Saved data entries:
********************

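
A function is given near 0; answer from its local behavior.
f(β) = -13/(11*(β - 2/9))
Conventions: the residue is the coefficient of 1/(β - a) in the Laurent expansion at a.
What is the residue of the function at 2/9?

At the order-1 pole 2/9 set g(β) = (β - (2/9))*f(β) = -13/11.
Simple pole: residue = g(a) at a = 2/9, which is -13/11.

The residue is -13/11.


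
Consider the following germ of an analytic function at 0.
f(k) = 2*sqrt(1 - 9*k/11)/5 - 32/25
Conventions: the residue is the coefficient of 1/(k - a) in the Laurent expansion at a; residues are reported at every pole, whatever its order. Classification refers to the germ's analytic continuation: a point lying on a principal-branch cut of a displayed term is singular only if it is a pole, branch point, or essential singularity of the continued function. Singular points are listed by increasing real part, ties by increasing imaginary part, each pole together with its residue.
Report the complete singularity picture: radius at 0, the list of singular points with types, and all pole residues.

Branch term (2/5)*sqrt(1 - k/(11/9)): its argument vanishes at k = 11/9, a square-root branch point, modulus 11/9.
The radius of convergence is the smallest modulus among the singular points: 11/9.

Radius of convergence at 0: 11/9.
At 11/9: an algebraic (square-root) branch point.


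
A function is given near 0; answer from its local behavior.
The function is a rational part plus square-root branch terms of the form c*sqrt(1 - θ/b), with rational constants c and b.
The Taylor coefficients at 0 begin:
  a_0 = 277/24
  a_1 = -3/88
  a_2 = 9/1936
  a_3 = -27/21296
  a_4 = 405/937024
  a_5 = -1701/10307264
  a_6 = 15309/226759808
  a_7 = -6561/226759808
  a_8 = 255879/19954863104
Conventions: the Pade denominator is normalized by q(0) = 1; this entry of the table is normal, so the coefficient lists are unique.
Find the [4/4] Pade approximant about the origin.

Taylor coefficients needed (read off): a_0 = 277/24, a_1 = -3/88, a_2 = 9/1936, a_3 = -27/21296, a_4 = 405/937024, a_5 = -1701/10307264, a_6 = 15309/226759808, a_7 = -6561/226759808, a_8 = 255879/19954863104.
Write the denominator as Q(θ) = 1 + q1*θ + q2*θ^2 + q3*θ^3 + q4*θ^4. Requiring Q*f - P = O(θ^9) with deg P <= 4 kills the coefficients of θ^5..θ^8 in Q*f:
  θ^5: a_5 + q1*a_4 + q2*a_3 + q3*a_2 + q4*a_1 = 0, i.e. -1701/10307264 + (405/937024)*q1 + (-27/21296)*q2 + (9/1936)*q3 + (-3/88)*q4 = 0.
  θ^6: a_6 + q1*a_5 + q2*a_4 + q3*a_3 + q4*a_2 = 0, i.e. 15309/226759808 + (-1701/10307264)*q1 + (405/937024)*q2 + (-27/21296)*q3 + (9/1936)*q4 = 0.
  θ^7: a_7 + q1*a_6 + q2*a_5 + q3*a_4 + q4*a_3 = 0, i.e. -6561/226759808 + (15309/226759808)*q1 + (-1701/10307264)*q2 + (405/937024)*q3 + (-27/21296)*q4 = 0.
  θ^8: a_8 + q1*a_7 + q2*a_6 + q3*a_5 + q4*a_4 = 0, i.e. 255879/19954863104 + (-6561/226759808)*q1 + (15309/226759808)*q2 + (-1701/10307264)*q3 + (405/937024)*q4 = 0.
Solving this linear system: q1 = 21/22, q2 = 135/484, q3 = 135/5324, q4 = 81/234256.
The numerator is Q*f truncated at degree 4: P0 = a_0 = 277/24; P1 = a_1 + q1*a_0 = 1933/176; P2 = a_2 + q1*a_1 + q2*a_0 = 12357/3872; P3 = a_3 + q1*a_2 + q2*a_1 + q3*a_0 = 12195/42592; P4 = a_4 + q1*a_3 + q2*a_2 + q3*a_1 + q4*a_0 = 621/170368.

The Pade approximant has numerator coefficients [277/24, 1933/176, 12357/3872, 12195/42592, 621/170368]; denominator coefficients [1, 21/22, 135/484, 135/5324, 81/234256].


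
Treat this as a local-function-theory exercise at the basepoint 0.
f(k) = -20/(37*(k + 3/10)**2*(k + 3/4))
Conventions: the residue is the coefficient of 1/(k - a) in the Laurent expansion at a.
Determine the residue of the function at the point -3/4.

At the order-1 pole -3/4 set g(k) = (k - (-3/4))*f(k) = -20/(37*(k + 3/10)**2).
Simple pole: residue = g(a) at a = -3/4, which is -8000/2997.

The residue is -8000/2997.


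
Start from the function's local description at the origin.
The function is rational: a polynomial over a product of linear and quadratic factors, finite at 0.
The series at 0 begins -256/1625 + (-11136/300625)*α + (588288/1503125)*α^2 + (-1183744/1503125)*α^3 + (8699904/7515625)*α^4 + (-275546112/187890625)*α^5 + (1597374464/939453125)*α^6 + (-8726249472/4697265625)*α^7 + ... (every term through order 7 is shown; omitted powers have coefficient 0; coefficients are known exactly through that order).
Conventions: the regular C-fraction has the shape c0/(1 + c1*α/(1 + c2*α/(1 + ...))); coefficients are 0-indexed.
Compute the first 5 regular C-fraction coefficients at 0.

The regular C-fraction coefficients are [-256/1625, -87/370, 115891/10730, -421808288/50412585, -36313433324/619304699805].

Taylor coefficients (read off): a_0 = -256/1625, a_1 = -11136/300625, a_2 = 588288/1503125, a_3 = -1183744/1503125, a_4 = 8699904/7515625.
c0 = a_0 = -256/1625. Peel one level at a time: if S = 1 + c*α/S' with S'(0) = 1, then c is the α-coefficient of S and S' = c*α/(S - 1).
S_1 = c0/f = 1 + (-87/370)*α + (347673/136900)*α^2 + ...; c1 = -87/370.
S_2 = c1*α/(S_1 - 1) = 1 + (115891/10730)*α + (5700112/63075)*α^2 + ...; c2 = 115891/10730.
S_3 = c2*α/(S_2 - 1) = 1 + (-421808288/50412585)*α + (-1482589829504/3021912873225)*α^2 + ...; c3 = -421808288/50412585.
S_4 = c3*α/(S_3 - 1) = 1 + (-36313433324/619304699805)*α + ...; c4 = -36313433324/619304699805.


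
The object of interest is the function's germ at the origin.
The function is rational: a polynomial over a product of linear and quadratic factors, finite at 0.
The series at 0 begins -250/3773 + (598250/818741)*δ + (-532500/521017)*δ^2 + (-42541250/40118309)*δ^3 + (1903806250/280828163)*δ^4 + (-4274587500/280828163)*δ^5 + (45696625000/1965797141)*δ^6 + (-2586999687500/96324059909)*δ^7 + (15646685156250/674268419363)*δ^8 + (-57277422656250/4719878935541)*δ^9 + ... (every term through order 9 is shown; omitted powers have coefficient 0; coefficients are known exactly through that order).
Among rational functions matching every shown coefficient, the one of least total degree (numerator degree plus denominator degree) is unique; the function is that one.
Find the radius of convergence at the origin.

The radius of convergence is (1/5)*sqrt(35).

No rational of total degree below 8 reproduces all 10 coefficients; solving the [2/6] Pade equations on them gives f(δ) = (30*δ**2/7 + 38*δ/31 - 2/11)/(δ**2 + 2*δ + 7/5)**3, whose expansion matches every shown term.
Denominator factor (δ**2 + 2*δ + 7/5)^3: discriminant -8/5, complex-conjugate roots (-1) + ((1/5)*sqrt(10))*i and (-1) - ((1/5)*sqrt(10))*i; poles of order 3, moduli (1/5)*sqrt(35) and (1/5)*sqrt(35).
The radius of convergence is the smallest modulus among the singular points: (1/5)*sqrt(35).


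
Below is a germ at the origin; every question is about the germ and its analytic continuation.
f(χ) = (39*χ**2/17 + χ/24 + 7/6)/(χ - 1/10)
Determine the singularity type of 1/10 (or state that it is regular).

The point is a pole of order 1.

The denominator factor χ - 1/10 vanishes at 1/10 and appears to the power 1; the numerator there equals 24353/20400, nonzero, and no other factor vanishes.
Hence a pole whose order is the multiplicity, 1.


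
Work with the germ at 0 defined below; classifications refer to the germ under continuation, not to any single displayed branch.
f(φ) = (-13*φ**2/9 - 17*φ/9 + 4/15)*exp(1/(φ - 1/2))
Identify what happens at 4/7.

There is no denominator, hence no pole anywhere.
The essential point of exp(1/(φ - (1/2))) is 1/2, not 4/7.
So the germ continues analytically to 4/7.

The point is a regular point.


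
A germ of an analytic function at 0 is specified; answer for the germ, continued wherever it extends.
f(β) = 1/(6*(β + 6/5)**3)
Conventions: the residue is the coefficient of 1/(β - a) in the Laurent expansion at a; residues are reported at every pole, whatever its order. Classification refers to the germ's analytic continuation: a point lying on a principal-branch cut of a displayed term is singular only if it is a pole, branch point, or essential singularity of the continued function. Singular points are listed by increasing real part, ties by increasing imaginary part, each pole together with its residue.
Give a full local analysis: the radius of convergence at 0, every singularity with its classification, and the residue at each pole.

Radius of convergence at 0: 6/5.
At -6/5: a pole of order 3; residue 0.

Denominator factor (β + 6/5)^3: pole of order 3 at -6/5, modulus 6/5.
The radius of convergence is the smallest modulus among the singular points: 6/5.
At the order-3 pole -6/5 set g(β) = (β - (-6/5))^3*f(β) = 1/6.
Order-3 pole: residue = g''(a)/2; g''(-6/5) = 0, so the residue is 0.


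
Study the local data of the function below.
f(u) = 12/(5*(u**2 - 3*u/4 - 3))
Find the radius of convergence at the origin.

Denominator factor (u**2 - 3*u/4 - 3): discriminant 201/16, real irrational roots 3/8 + (1/8)*sqrt(201) and 3/8 - (1/8)*sqrt(201); poles of order 1, moduli 3/8 + (1/8)*sqrt(201) and -3/8 + (1/8)*sqrt(201).
The radius of convergence is the smallest modulus among the singular points: -3/8 + (1/8)*sqrt(201).

The radius of convergence is -3/8 + (1/8)*sqrt(201).


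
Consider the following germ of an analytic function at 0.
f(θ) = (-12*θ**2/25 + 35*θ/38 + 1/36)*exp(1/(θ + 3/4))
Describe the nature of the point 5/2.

There is no denominator, hence no pole anywhere.
The essential point of exp(1/(θ - (-3/4))) is -3/4, not 5/2.
So the germ continues analytically to 5/2.

The point is a regular point.


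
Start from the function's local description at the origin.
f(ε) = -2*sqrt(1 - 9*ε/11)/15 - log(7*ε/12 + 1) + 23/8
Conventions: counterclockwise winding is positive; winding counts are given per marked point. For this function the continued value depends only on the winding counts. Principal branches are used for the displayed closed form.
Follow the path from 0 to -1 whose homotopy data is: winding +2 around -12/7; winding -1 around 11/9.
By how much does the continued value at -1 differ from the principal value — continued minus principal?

Continued minus principal equals ((8/165)*sqrt(55)) - ((4)*pi)*i.

The rational part is single-valued and drops out of the difference; each branch term changes only by its own monodromy.
(-2/15)*sqrt(1 - ε/(11/9)): winding -1 is odd, the square root flips sign, contributing -2*(-2/15)*sqrt(1 - (-1)/(11/9)) = -2*(-2/15)*sqrt(20/11) = (8/165)*sqrt(55).
(-1)*log(1 - ε/(-12/7)): each positive loop around -12/7 adds 2*pi*i to the log, so winding +2 contributes (-1)*(2)*2*pi*i = -(4)*pi*i.
Summing the contributions at ε = -1 gives ((8/165)*sqrt(55)) - ((4)*pi)*i.


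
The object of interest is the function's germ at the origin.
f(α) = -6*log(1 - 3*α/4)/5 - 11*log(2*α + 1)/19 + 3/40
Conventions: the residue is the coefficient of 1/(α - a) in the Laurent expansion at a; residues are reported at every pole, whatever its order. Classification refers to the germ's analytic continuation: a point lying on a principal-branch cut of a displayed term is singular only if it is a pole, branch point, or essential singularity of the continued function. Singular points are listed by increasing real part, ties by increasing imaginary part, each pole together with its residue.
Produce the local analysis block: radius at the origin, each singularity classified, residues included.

Radius of convergence at 0: 1/2.
At -1/2: a logarithmic branch point.
At 4/3: a logarithmic branch point.

Branch term (-11/19)*log(1 - α/(-1/2)): its argument vanishes at α = -1/2, a logarithmic branch point, modulus 1/2.
Branch term (-6/5)*log(1 - α/(4/3)): its argument vanishes at α = 4/3, a logarithmic branch point, modulus 4/3.
The radius of convergence is the smallest modulus among the singular points: 1/2.
List the singular points by increasing real part (a conjugate pair: the negative imaginary part first).


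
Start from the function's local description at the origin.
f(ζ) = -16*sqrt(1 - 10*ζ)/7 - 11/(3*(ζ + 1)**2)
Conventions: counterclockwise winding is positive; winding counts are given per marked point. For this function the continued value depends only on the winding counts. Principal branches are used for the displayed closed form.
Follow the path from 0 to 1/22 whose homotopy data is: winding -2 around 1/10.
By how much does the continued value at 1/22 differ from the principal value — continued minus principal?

Continued minus principal equals 0.

The rational part is single-valued and drops out of the difference; each branch term changes only by its own monodromy.
(-16/7)*sqrt(1 - ζ/(1/10)): winding -2 is even, the square root returns to the same sheet, contribution 0.
Summing the contributions at ζ = 1/22 gives 0.


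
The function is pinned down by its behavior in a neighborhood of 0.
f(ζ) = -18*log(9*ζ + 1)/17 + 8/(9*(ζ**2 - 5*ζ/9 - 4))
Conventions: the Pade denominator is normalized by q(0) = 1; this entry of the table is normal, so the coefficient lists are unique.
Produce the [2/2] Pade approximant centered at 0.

The Pade approximant has numerator coefficients [-2/9, -4058644813/353093281, -32112118971/706186562]; denominator coefficients [1, 6716057707/747726948, 2227818777/166161544].

Taylor coefficients needed (expand at 0): a_0 = -2/9, a_1 = -26159/2754, a_2 = 4245595/99144, a_3 = -918272843/3569184, a_4 = 223151993347/128490624.
Write the denominator as Q(ζ) = 1 + q1*ζ + q2*ζ^2. Requiring Q*f - P = O(ζ^5) with deg P <= 2 kills the coefficients of ζ^3..ζ^4 in Q*f:
  ζ^3: a_3 + q1*a_2 + q2*a_1 = 0, i.e. -918272843/3569184 + (4245595/99144)*q1 + (-26159/2754)*q2 = 0.
  ζ^4: a_4 + q1*a_3 + q2*a_2 = 0, i.e. 223151993347/128490624 + (-918272843/3569184)*q1 + (4245595/99144)*q2 = 0.
Solving this linear system: q1 = 6716057707/747726948, q2 = 2227818777/166161544.
The numerator is Q*f truncated at degree 2: P0 = a_0 = -2/9; P1 = a_1 + q1*a_0 = -4058644813/353093281; P2 = a_2 + q1*a_1 + q2*a_0 = -32112118971/706186562.


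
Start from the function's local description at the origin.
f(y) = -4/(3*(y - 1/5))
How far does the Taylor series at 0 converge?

The radius of convergence is 1/5.

Denominator factor (y - 1/5): pole of order 1 at 1/5, modulus 1/5.
The radius of convergence is the smallest modulus among the singular points: 1/5.


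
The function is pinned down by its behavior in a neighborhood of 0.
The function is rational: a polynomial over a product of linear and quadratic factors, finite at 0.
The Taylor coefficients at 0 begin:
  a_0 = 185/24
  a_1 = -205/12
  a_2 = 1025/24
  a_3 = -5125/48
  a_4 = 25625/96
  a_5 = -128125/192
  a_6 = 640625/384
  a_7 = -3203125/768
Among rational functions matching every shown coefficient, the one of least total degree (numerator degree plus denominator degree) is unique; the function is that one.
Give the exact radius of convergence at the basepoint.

The radius of convergence is 2/5.

No rational of total degree below 2 reproduces all 8 coefficients; solving the [1/1] Pade equations on them gives f(z) = (7*z/8 + 37/12)/(z + 2/5), whose expansion matches every shown term.
Denominator factor (z + 2/5): pole of order 1 at -2/5, modulus 2/5.
The radius of convergence is the smallest modulus among the singular points: 2/5.


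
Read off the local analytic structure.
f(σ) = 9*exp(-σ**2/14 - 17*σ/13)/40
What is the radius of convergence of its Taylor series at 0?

The radius of convergence is infinite.

The factor exp(-σ**2/14 - 17*σ/13) is entire and contributes no finite singular point.
The polynomial part has no poles.
No finite singular points: the Taylor series at 0 converges everywhere.


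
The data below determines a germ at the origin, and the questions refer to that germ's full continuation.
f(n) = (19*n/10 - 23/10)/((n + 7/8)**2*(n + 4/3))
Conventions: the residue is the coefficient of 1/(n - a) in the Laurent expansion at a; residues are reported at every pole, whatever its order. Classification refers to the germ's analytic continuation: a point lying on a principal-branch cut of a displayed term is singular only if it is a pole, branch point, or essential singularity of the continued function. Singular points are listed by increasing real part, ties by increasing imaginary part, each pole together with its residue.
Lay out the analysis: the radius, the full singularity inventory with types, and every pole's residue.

Radius of convergence at 0: 7/8.
At -4/3: a pole of order 1; residue -2784/121.
At -7/8: a pole of order 2; residue 2784/121.

Denominator factor (n + 7/8)^2: pole of order 2 at -7/8, modulus 7/8.
Denominator factor (n + 4/3): pole of order 1 at -4/3, modulus 4/3.
The radius of convergence is the smallest modulus among the singular points: 7/8.
At the order-1 pole -4/3 set g(n) = (n - (-4/3))*f(n) = (19*n/10 - 23/10)/(n + 7/8)**2.
Simple pole: residue = g(a) at a = -4/3, which is -2784/121.
At the order-2 pole -7/8 set g(n) = (n - (-7/8))^2*f(n) = (19*n/10 - 23/10)/(n + 4/3).
Order-2 pole: residue = g'(a); g'(-7/8) = 2784/121, so the residue is 2784/121.
List the singular points by increasing real part (a conjugate pair: the negative imaginary part first).


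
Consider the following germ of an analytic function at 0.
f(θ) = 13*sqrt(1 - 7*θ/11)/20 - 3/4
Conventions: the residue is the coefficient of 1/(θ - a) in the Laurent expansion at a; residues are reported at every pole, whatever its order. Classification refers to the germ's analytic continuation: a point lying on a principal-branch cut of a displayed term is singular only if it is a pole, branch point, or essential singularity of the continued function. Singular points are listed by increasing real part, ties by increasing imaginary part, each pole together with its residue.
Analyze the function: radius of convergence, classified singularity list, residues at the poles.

Branch term (13/20)*sqrt(1 - θ/(11/7)): its argument vanishes at θ = 11/7, a square-root branch point, modulus 11/7.
The radius of convergence is the smallest modulus among the singular points: 11/7.

Radius of convergence at 0: 11/7.
At 11/7: an algebraic (square-root) branch point.


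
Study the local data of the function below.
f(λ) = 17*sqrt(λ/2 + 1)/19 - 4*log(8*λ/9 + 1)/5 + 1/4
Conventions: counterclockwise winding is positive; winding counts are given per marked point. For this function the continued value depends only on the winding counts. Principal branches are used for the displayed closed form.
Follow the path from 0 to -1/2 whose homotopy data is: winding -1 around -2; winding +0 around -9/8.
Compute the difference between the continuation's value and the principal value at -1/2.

Continued minus principal equals -(17/19)*sqrt(3).

The rational part is single-valued and drops out of the difference; each branch term changes only by its own monodromy.
(17/19)*sqrt(1 - λ/(-2)): winding -1 is odd, the square root flips sign, contributing -2*(17/19)*sqrt(1 - (-1/2)/(-2)) = -2*(17/19)*sqrt(3/4) = -(17/19)*sqrt(3).
(-4/5)*log(1 - λ/(-9/8)): winding 0 around -9/8, so this term returns to its principal value, contribution 0.
Summing the contributions at λ = -1/2 gives -(17/19)*sqrt(3).


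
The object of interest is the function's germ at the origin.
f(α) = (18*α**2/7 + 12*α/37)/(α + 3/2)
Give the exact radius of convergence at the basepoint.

The radius of convergence is 3/2.

Denominator factor (α + 3/2): pole of order 1 at -3/2, modulus 3/2.
The radius of convergence is the smallest modulus among the singular points: 3/2.


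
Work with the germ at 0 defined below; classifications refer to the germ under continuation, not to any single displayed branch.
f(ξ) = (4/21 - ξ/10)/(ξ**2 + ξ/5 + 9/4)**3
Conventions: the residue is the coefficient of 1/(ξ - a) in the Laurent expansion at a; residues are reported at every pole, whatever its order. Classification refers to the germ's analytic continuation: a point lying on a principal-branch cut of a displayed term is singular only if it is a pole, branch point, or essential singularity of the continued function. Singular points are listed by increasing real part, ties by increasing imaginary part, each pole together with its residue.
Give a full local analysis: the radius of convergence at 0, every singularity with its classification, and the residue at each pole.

Radius of convergence at 0: 3/2.
At (-1/10) - ((2/5)*sqrt(14))*i: a pole of order 3; residue ((52625/39337984)*sqrt(14))*i.
At (-1/10) + ((2/5)*sqrt(14))*i: a pole of order 3; residue -((52625/39337984)*sqrt(14))*i.

Denominator factor (ξ**2 + ξ/5 + 9/4)^3: discriminant -224/25, complex-conjugate roots (-1/10) + ((2/5)*sqrt(14))*i and (-1/10) - ((2/5)*sqrt(14))*i; poles of order 3, moduli 3/2 and 3/2.
The radius of convergence is the smallest modulus among the singular points: 3/2.
The factor ξ**2 + ξ/5 + 9/4 splits as (ξ - a)(ξ - a') with a = (-1/10) - ((2/5)*sqrt(14))*i, a' = (-1/10) + ((2/5)*sqrt(14))*i. At the order-3 pole a set g(ξ) = (ξ - a)^3*f(ξ) = [4/21 - ξ/10] / (ξ - a')^3.
Order-3 pole: residue = g''(a)/2; g''((-1/10) - ((2/5)*sqrt(14))*i) = ((52625/19668992)*sqrt(14))*i, so the residue is ((52625/39337984)*sqrt(14))*i.
The factor ξ**2 + ξ/5 + 9/4 splits as (ξ - a)(ξ - a') with a = (-1/10) + ((2/5)*sqrt(14))*i, a' = (-1/10) - ((2/5)*sqrt(14))*i. At the order-3 pole a set g(ξ) = (ξ - a)^3*f(ξ) = [4/21 - ξ/10] / (ξ - a')^3.
Order-3 pole: residue = g''(a)/2; g''((-1/10) + ((2/5)*sqrt(14))*i) = -((52625/19668992)*sqrt(14))*i, so the residue is -((52625/39337984)*sqrt(14))*i.
List the singular points by increasing real part (a conjugate pair: the negative imaginary part first).


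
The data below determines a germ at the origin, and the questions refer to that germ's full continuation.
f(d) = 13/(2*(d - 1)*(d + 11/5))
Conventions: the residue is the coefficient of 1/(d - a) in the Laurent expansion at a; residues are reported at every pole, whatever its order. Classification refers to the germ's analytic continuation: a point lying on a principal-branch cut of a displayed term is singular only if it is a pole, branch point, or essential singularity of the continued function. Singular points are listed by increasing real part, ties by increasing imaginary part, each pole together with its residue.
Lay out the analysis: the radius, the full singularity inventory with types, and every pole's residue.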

********************

→ **What to produce**
If a line falls between the first line of the records and the line containing "f(k) = 2*sqrt(1 - 9*k/11)/5 - 32/25", inclusive, repeat it exactly; leave out all others.

→ **Exercise result**
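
A function is given near 0; answer from its local behavior.
f(β) = -13/(11*(β - 2/9))
Conventions: the residue is the coefficient of 1/(β - a) in the Laurent expansion at a.
What is the residue of the function at 2/9?

At the order-1 pole 2/9 set g(β) = (β - (2/9))*f(β) = -13/11.
Simple pole: residue = g(a) at a = 2/9, which is -13/11.

The residue is -13/11.


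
Consider the following germ of an analytic function at 0.
f(k) = 2*sqrt(1 - 9*k/11)/5 - 32/25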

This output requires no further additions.